_DATASET_.
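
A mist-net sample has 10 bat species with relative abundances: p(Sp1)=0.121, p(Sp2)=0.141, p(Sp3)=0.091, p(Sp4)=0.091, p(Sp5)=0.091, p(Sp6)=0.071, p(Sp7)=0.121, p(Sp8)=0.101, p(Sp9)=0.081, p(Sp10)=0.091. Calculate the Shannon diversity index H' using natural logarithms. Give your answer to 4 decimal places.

2.2827

Each pᵢ ln pᵢ term (working shown to 6 dp, full precision carried): 0.121×(-2.111965)=-0.255548, 0.141×(-1.958995)=-0.276218, 0.091×(-2.396896)=-0.218118, 0.091×(-2.396896)=-0.218118, 0.091×(-2.396896)=-0.218118, 0.071×(-2.645075)=-0.187800, 0.121×(-2.111965)=-0.255548, 0.101×(-2.292635)=-0.231556, 0.081×(-2.513306)=-0.203578, 0.091×(-2.396896)=-0.218118.
Sum = -2.282718, so H' = 2.2827.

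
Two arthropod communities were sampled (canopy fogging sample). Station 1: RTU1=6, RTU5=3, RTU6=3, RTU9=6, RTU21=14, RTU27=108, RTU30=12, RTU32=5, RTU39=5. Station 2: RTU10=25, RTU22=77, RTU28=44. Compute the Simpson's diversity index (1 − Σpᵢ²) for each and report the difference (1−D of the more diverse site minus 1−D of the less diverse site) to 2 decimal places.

Station 1: N=162, proportions 0.037, 0.0185, 0.0185, 0.037, 0.0864, 0.6667, 0.0741, 0.0309, 0.0309, giving 1−D = 0.5373 (working shown to 4 dp, full precision carried).
Station 2: N=146, proportions 0.1712, 0.5274, 0.3014, giving 1−D = 0.6017.
Difference = |0.5373 − 0.6017| = 0.0644, i.e. 0.06 to 2 decimal places.

0.06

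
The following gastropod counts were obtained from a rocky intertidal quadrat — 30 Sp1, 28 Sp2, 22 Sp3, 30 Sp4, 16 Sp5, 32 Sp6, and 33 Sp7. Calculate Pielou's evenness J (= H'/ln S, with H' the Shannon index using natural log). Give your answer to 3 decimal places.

Total N = 30+28+22+30+16+32+33 = 191, so the proportions are 0.15707, 0.1466, 0.11518, 0.15707, 0.08377, 0.16754, 0.17277 (working shown to 5 dp, full precision carried).
H' = −Σ pᵢ ln pᵢ = −((-0.29074) + (-0.28148) + (-0.24894) + (-0.29074) + (-0.20772) + (-0.29932) + (-0.30335)) = 1.92229.
With S = 7 species, ln S = 1.94591, so J = 1.92229/1.94591 = 0.98786, i.e. 0.988 to 3 decimal places.

0.988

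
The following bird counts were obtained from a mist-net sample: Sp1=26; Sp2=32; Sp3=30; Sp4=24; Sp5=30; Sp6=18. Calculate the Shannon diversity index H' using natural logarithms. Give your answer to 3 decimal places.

Total N = 26+32+30+24+30+18 = 160, so the proportions are 0.1625, 0.2, 0.1875, 0.15, 0.1875, 0.1125 (working shown to 5 dp, full precision carried).
Each pᵢ ln pᵢ term: 0.1625×(-1.81708)=-0.29528, 0.2×(-1.60944)=-0.32189, 0.1875×(-1.67398)=-0.31387, 0.15×(-1.89712)=-0.28457, 0.1875×(-1.67398)=-0.31387, 0.1125×(-2.18480)=-0.24579.
Sum = -1.77526, so H' = 1.775.

1.775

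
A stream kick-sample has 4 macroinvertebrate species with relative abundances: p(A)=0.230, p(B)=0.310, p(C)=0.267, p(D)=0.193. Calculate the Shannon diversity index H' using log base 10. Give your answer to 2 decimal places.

Each pᵢ log₁₀ pᵢ term (working shown to 4 dp, full precision carried): 0.23×(-0.6383)=-0.1468, 0.31×(-0.5086)=-0.1577, 0.267×(-0.5735)=-0.1531, 0.193×(-0.7144)=-0.1379.
Sum = -0.5955, so H' = 0.60.

0.60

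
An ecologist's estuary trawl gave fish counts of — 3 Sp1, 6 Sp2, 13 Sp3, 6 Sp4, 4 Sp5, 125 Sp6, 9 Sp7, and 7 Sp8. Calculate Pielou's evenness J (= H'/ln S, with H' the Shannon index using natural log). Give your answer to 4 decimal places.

Total N = 3+6+13+6+4+125+9+7 = 173, so the proportions are 0.017341, 0.034682, 0.075145, 0.034682, 0.023121, 0.722543, 0.052023, 0.040462 (working shown to 6 dp, full precision carried).
H' = −Σ pᵢ ln pᵢ = −((-0.070312) + (-0.116585) + (-0.194500) + (-0.116585) + (-0.087098) + (-0.234811) + (-0.153784) + (-0.129778)) = 1.103453.
With S = 8 species, ln S = 2.079442, so J = 1.103453/2.079442 = 0.530649, i.e. 0.5306 to 4 decimal places.

0.5306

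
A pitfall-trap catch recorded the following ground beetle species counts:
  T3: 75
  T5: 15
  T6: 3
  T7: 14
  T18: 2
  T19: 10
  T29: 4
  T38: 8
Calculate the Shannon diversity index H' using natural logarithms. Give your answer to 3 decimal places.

1.430

Total N = 75+15+3+14+2+10+4+8 = 131, so the proportions are 0.57252, 0.1145, 0.0229, 0.10687, 0.01527, 0.07634, 0.03053, 0.06107 (working shown to 5 dp, full precision carried).
Each pᵢ ln pᵢ term: 0.57252×(-0.55771)=-0.31930, 0.1145×(-2.16715)=-0.24815, 0.0229×(-3.77659)=-0.08649, 0.10687×(-2.23614)=-0.23898, 0.01527×(-4.18205)=-0.06385, 0.07634×(-2.57261)=-0.19638, 0.03053×(-3.48890)=-0.10653, 0.06107×(-2.79576)=-0.17073.
Sum = -1.43040, so H' = 1.430.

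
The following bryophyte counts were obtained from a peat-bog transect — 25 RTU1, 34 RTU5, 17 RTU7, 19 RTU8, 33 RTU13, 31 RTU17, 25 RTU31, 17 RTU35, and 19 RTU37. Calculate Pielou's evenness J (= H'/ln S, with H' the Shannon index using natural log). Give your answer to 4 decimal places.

0.9841

Total N = 25+34+17+19+33+31+25+17+19 = 220, so the proportions are 0.113636, 0.154545, 0.077273, 0.086364, 0.15, 0.140909, 0.113636, 0.077273, 0.086364 (working shown to 6 dp, full precision carried).
H' = −Σ pᵢ ln pᵢ = −((-0.247131) + (-0.288578) + (-0.197850) + (-0.211521) + (-0.284568) + (-0.276131) + (-0.247131) + (-0.197850) + (-0.211521)) = 2.162281.
With S = 9 species, ln S = 2.197225, so J = 2.162281/2.197225 = 0.984096, i.e. 0.9841 to 4 decimal places.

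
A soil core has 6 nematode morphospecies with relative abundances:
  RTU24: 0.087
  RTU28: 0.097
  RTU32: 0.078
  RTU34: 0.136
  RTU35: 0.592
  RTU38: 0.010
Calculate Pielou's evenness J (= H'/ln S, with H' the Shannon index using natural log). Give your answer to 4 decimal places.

H' = −Σ pᵢ ln pᵢ = −((-0.212441) + (-0.226305) + (-0.198982) + (-0.271334) + (-0.310355) + (-0.046052)) = 1.265468 (working shown to 6 dp, full precision carried).
With S = 6 species, ln S = 1.791759, so J = 1.265468/1.791759 = 0.706271, i.e. 0.7063 to 4 decimal places.

0.7063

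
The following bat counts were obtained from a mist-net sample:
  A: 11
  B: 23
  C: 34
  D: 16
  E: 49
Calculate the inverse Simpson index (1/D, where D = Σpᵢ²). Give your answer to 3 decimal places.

Total N = 11+23+34+16+49 = 133, so the proportions are 0.0827068, 0.1729323, 0.2556391, 0.1203008, 0.3684211 (working shown to 7 dp, full precision carried).
D = 0.0827068² + 0.1729323² + 0.2556391² + 0.1203008² + 0.3684211² = 0.0068404 + 0.0299056 + 0.0653513 + 0.0144723 + 0.1357341 = 0.2523037.
So 1/D = 3.96348, i.e. 3.963 to 3 decimal places.

3.963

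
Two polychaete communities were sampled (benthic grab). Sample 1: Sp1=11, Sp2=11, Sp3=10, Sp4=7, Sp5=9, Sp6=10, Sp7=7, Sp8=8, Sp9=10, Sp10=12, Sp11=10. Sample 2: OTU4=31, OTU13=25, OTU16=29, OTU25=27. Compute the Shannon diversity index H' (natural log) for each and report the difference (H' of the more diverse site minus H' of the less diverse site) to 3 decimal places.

1.001

Sample 1: N=105, proportions 0.10476, 0.10476, 0.09524, 0.06667, 0.08571, 0.09524, 0.06667, 0.07619, 0.09524, 0.11429, 0.09524, giving H' = 2.38416 (working shown to 5 dp, full precision carried).
Sample 2: N=112, proportions 0.27679, 0.22321, 0.25893, 0.24107, giving H' = 1.38310.
Difference = |2.38416 − 1.38310| = 1.00106, i.e. 1.001 to 3 decimal places.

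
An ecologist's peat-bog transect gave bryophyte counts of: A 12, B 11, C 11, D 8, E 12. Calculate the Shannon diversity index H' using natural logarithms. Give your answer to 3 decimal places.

1.600

Total N = 12+11+11+8+12 = 54, so the proportions are 0.22222, 0.2037, 0.2037, 0.14815, 0.22222 (working shown to 5 dp, full precision carried).
Each pᵢ ln pᵢ term: 0.22222×(-1.50408)=-0.33424, 0.2037×(-1.59109)=-0.32411, 0.2037×(-1.59109)=-0.32411, 0.14815×(-1.90954)=-0.28290, 0.22222×(-1.50408)=-0.33424.
Sum = -1.59960, so H' = 1.600.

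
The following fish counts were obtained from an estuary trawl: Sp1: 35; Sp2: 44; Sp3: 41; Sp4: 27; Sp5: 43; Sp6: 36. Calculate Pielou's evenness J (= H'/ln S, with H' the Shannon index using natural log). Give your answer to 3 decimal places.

0.993

Total N = 35+44+41+27+43+36 = 226, so the proportions are 0.15487, 0.19469, 0.18142, 0.11947, 0.19027, 0.15929 (working shown to 5 dp, full precision carried).
H' = −Σ pᵢ ln pᵢ = −((-0.28886) + (-0.31858) + (-0.30967) + (-0.25384) + (-0.31571) + (-0.29262)) = 1.77928.
With S = 6 species, ln S = 1.79176, so J = 1.77928/1.79176 = 0.99303, i.e. 0.993 to 3 decimal places.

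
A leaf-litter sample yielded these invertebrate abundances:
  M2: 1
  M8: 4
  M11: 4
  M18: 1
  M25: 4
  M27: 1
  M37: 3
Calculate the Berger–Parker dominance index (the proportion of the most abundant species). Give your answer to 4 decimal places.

Total N = 1+4+4+1+4+1+3 = 18, so the proportions are 0.055556, 0.222222, 0.222222, 0.055556, 0.222222, 0.055556, 0.166667 (working shown to 6 dp, full precision carried).
The largest proportion is 0.222222, i.e. d = 0.2222 to 4 decimal places.

0.2222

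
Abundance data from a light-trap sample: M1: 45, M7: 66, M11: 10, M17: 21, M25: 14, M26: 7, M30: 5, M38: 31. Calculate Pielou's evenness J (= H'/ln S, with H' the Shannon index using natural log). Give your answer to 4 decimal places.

0.8543

Total N = 45+66+10+21+14+7+5+31 = 199, so the proportions are 0.226131, 0.331658, 0.050251, 0.105528, 0.070352, 0.035176, 0.025126, 0.155779 (working shown to 6 dp, full precision carried).
H' = −Σ pᵢ ln pᵢ = −((-0.336175) + (-0.366035) + (-0.150287) + (-0.237309) + (-0.186731) + (-0.117748) + (-0.092559) + (-0.289642)) = 1.776487.
With S = 8 species, ln S = 2.079442, so J = 1.776487/2.079442 = 0.854310, i.e. 0.8543 to 4 decimal places.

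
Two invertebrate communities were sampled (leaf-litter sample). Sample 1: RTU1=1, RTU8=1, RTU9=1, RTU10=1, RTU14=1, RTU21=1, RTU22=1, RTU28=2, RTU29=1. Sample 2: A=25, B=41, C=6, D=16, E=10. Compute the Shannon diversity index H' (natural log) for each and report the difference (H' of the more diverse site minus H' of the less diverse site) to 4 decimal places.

Sample 1: N=10, proportions 0.1, 0.1, 0.1, 0.1, 0.1, 0.1, 0.1, 0.2, 0.1, giving H' = 2.163956 (working shown to 6 dp, full precision carried).
Sample 2: N=98, proportions 0.255102, 0.418367, 0.061224, 0.163265, 0.102041, giving H' = 1.412864.
Difference = |2.163956 − 1.412864| = 0.751092, i.e. 0.7511 to 4 decimal places.

0.7511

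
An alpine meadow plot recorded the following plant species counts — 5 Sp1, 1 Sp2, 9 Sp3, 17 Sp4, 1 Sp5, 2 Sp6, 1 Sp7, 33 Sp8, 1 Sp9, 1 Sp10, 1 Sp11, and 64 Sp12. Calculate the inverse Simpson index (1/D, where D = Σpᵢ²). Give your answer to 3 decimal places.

3.309

Total N = 5+1+9+17+1+2+1+33+1+1+1+64 = 136, so the proportions are 0.0367647, 0.0073529, 0.0661765, 0.125, 0.0073529, 0.0147059, 0.0073529, 0.2426471, 0.0073529, 0.0073529, 0.0073529, 0.4705882 (working shown to 7 dp, full precision carried).
D = 0.0367647² + 0.0073529² + 0.0661765² + 0.125² + 0.0073529² + 0.0147059² + 0.0073529² + 0.2426471² + 0.0073529² + 0.0073529² + 0.0073529² + 0.4705882² = 0.0013516 + 0.0000541 + 0.0043793 + 0.0156250 + 0.0000541 + 0.0002163 + 0.0000541 + 0.0588776 + 0.0000541 + 0.0000541 + 0.0000541 + 0.2214533 = 0.3022275.
So 1/D = 3.30877, i.e. 3.309 to 3 decimal places.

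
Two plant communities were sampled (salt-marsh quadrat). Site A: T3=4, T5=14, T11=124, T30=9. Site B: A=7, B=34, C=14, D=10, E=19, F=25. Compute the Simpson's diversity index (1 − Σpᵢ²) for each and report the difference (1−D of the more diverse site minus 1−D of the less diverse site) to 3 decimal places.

0.478

Site A: N=151, proportions 0.02649, 0.09272, 0.82119, 0.0596, giving 1−D = 0.31279 (working shown to 5 dp, full precision carried).
Site B: N=109, proportions 0.06422, 0.31193, 0.12844, 0.09174, 0.17431, 0.22936, giving 1−D = 0.79067.
Difference = |0.31279 − 0.79067| = 0.47788, i.e. 0.478 to 3 decimal places.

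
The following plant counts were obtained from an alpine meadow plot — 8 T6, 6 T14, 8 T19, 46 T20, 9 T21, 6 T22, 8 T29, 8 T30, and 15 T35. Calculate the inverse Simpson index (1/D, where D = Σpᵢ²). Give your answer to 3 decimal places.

4.726

Total N = 8+6+8+46+9+6+8+8+15 = 114, so the proportions are 0.0701754, 0.0526316, 0.0701754, 0.4035088, 0.0789474, 0.0526316, 0.0701754, 0.0701754, 0.1315789 (working shown to 7 dp, full precision carried).
D = 0.0701754² + 0.0526316² + 0.0701754² + 0.4035088² + 0.0789474² + 0.0526316² + 0.0701754² + 0.0701754² + 0.1315789² = 0.0049246 + 0.0027701 + 0.0049246 + 0.1628193 + 0.0062327 + 0.0027701 + 0.0049246 + 0.0049246 + 0.0173130 = 0.2116036.
So 1/D = 4.72582, i.e. 4.726 to 3 decimal places.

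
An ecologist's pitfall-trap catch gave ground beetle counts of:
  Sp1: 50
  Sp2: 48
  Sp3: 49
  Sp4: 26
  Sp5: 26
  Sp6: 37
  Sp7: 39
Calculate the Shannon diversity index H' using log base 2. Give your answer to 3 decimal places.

Total N = 50+48+49+26+26+37+39 = 275, so the proportions are 0.18182, 0.17455, 0.17818, 0.09455, 0.09455, 0.13455, 0.14182 (working shown to 5 dp, full precision carried).
Each pᵢ log₂ pᵢ term: 0.18182×(-2.45943)=-0.44717, 0.17455×(-2.51833)=-0.43956, 0.17818×(-2.48858)=-0.44342, 0.09455×(-3.40285)=-0.32172, 0.09455×(-3.40285)=-0.32172, 0.13455×(-2.89383)=-0.38935, 0.14182×(-2.81789)=-0.39963.
Sum = -2.76258, so H' = 2.763.

2.763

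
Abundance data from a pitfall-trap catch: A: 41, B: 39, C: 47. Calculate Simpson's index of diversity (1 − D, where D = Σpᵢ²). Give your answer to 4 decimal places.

0.6645

Total N = 41+39+47 = 127, so the proportions are 0.322835, 0.307087, 0.370079 (working shown to 6 dp, full precision carried).
D = 0.322835² + 0.307087² + 0.370079² = 0.104222 + 0.094302 + 0.136958 = 0.335483.
So 1 − D = 0.664517, i.e. 0.6645 to 4 decimal places.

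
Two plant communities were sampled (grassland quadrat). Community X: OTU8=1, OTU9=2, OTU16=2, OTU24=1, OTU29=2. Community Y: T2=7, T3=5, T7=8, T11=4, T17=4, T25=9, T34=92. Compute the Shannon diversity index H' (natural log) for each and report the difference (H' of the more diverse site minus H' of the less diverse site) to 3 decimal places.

Community X: N=8, proportions 0.125, 0.25, 0.25, 0.125, 0.25, giving H' = 1.55958 (working shown to 5 dp, full precision carried).
Community Y: N=129, proportions 0.05426, 0.03876, 0.06202, 0.03101, 0.03101, 0.06977, 0.71318, giving H' = 1.09877.
Difference = |1.55958 − 1.09877| = 0.46081, i.e. 0.461 to 3 decimal places.

0.461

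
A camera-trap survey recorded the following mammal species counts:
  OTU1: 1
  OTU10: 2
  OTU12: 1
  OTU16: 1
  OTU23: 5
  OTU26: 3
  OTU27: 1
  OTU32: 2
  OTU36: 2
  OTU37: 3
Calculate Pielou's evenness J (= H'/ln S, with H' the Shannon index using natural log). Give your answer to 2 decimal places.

Total N = 1+2+1+1+5+3+1+2+2+3 = 21, so the proportions are 0.0476, 0.0952, 0.0476, 0.0476, 0.2381, 0.1429, 0.0476, 0.0952, 0.0952, 0.1429 (working shown to 4 dp, full precision carried).
H' = −Σ pᵢ ln pᵢ = −((-0.1450) + (-0.2239) + (-0.1450) + (-0.1450) + (-0.3417) + (-0.2780) + (-0.1450) + (-0.2239) + (-0.2239) + (-0.2780)) = 2.1494.
With S = 10 species, ln S = 2.3026, so J = 2.1494/2.3026 = 0.9335, i.e. 0.93 to 2 decimal places.

0.93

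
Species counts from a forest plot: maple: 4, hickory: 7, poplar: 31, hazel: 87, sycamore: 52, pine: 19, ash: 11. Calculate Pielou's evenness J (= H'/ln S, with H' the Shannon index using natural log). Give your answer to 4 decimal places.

Total N = 4+7+31+87+52+19+11 = 211, so the proportions are 0.018957, 0.033175, 0.146919, 0.412322, 0.246445, 0.090047, 0.052133 (working shown to 6 dp, full precision carried).
H' = −Σ pᵢ ln pᵢ = −((-0.075177) + (-0.112994) + (-0.281773) + (-0.365297) + (-0.345175) + (-0.216782) + (-0.153998)) = 1.551195.
With S = 7 species, ln S = 1.945910, so J = 1.551195/1.945910 = 0.797156, i.e. 0.7972 to 4 decimal places.

0.7972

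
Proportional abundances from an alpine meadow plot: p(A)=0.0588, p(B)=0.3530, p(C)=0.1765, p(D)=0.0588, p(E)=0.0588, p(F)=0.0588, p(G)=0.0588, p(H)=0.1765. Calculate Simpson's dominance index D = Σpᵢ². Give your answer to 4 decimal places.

0.2042

D = 0.0588² + 0.353² + 0.1765² + 0.0588² + 0.0588² + 0.0588² + 0.0588² + 0.1765² = 0.003457 + 0.124609 + 0.031152 + 0.003457 + 0.003457 + 0.003457 + 0.003457 + 0.031152 = 0.204201 (working shown to 6 dp, full precision carried).
To 4 decimal places, D = 0.2042.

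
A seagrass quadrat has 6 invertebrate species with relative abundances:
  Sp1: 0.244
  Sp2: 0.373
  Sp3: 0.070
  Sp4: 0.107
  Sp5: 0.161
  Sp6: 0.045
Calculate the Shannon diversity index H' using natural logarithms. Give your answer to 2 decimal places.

1.57

Each pᵢ ln pᵢ term (working shown to 4 dp, full precision carried): 0.244×(-1.4106)=-0.3442, 0.373×(-0.9862)=-0.3678, 0.07×(-2.6593)=-0.1861, 0.107×(-2.2349)=-0.2391, 0.161×(-1.8264)=-0.2940, 0.045×(-3.1011)=-0.1395.
Sum = -1.5709, so H' = 1.57.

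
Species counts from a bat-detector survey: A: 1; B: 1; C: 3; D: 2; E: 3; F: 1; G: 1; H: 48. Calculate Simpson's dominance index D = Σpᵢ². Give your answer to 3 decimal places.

Total N = 1+1+3+2+3+1+1+48 = 60, so the proportions are 0.01667, 0.01667, 0.05, 0.03333, 0.05, 0.01667, 0.01667, 0.8 (working shown to 5 dp, full precision carried).
D = 0.01667² + 0.01667² + 0.05² + 0.03333² + 0.05² + 0.01667² + 0.01667² + 0.8² = 0.00028 + 0.00028 + 0.00250 + 0.00111 + 0.00250 + 0.00028 + 0.00028 + 0.64000 = 0.64722.
To 3 decimal places, D = 0.647.

0.647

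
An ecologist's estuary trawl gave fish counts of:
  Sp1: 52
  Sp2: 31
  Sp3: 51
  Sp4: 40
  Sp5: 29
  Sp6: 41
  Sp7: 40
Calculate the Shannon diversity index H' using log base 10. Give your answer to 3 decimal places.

Total N = 52+31+51+40+29+41+40 = 284, so the proportions are 0.1831, 0.10915, 0.17958, 0.14085, 0.10211, 0.14437, 0.14085 (working shown to 5 dp, full precision carried).
Each pᵢ log₁₀ pᵢ term: 0.1831×(-0.73731)=-0.13500, 0.10915×(-0.96196)=-0.10500, 0.17958×(-0.74575)=-0.13392, 0.14085×(-0.85126)=-0.11990, 0.10211×(-0.99092)=-0.10119, 0.14437×(-0.84053)=-0.12134, 0.14085×(-0.85126)=-0.11990.
Sum = -0.83624, so H' = 0.836.

0.836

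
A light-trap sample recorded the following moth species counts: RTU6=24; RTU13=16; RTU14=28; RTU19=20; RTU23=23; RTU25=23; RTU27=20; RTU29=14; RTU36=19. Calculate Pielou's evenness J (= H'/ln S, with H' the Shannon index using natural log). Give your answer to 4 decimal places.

0.9914

Total N = 24+16+28+20+23+23+20+14+19 = 187, so the proportions are 0.128342, 0.085561, 0.149733, 0.106952, 0.122995, 0.122995, 0.106952, 0.074866, 0.101604 (working shown to 6 dp, full precision carried).
H' = −Σ pᵢ ln pᵢ = −((-0.263494) + (-0.210355) + (-0.284328) + (-0.239078) + (-0.257749) + (-0.257749) + (-0.239078) + (-0.194057) + (-0.232335)) = 2.178223.
With S = 9 species, ln S = 2.197225, so J = 2.178223/2.197225 = 0.991352, i.e. 0.9914 to 4 decimal places.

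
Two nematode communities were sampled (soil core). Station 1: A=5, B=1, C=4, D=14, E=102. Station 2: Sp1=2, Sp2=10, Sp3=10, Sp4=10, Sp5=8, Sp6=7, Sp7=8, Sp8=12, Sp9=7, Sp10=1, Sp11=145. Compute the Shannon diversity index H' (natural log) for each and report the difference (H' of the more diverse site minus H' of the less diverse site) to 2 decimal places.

Station 1: N=126, proportions 0.03968, 0.00794, 0.03175, 0.11111, 0.80952, giving H' = 0.69115 (working shown to 5 dp, full precision carried).
Station 2: N=220, proportions 0.00909, 0.04545, 0.04545, 0.04545, 0.03636, 0.03182, 0.03636, 0.05455, 0.03182, 0.00455, 0.65909, giving H' = 1.38261.
Difference = |0.69115 − 1.38261| = 0.69146, i.e. 0.69 to 2 decimal places.

0.69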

_ASSIGNMENT_.
Filter the records above for lines containing the word "ground", and copy those lines.

_SOLUTION TO THE PROBLEM_.
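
A pitfall-trap catch recorded the following ground beetle species counts:
An ecologist's pitfall-trap catch gave ground beetle counts of: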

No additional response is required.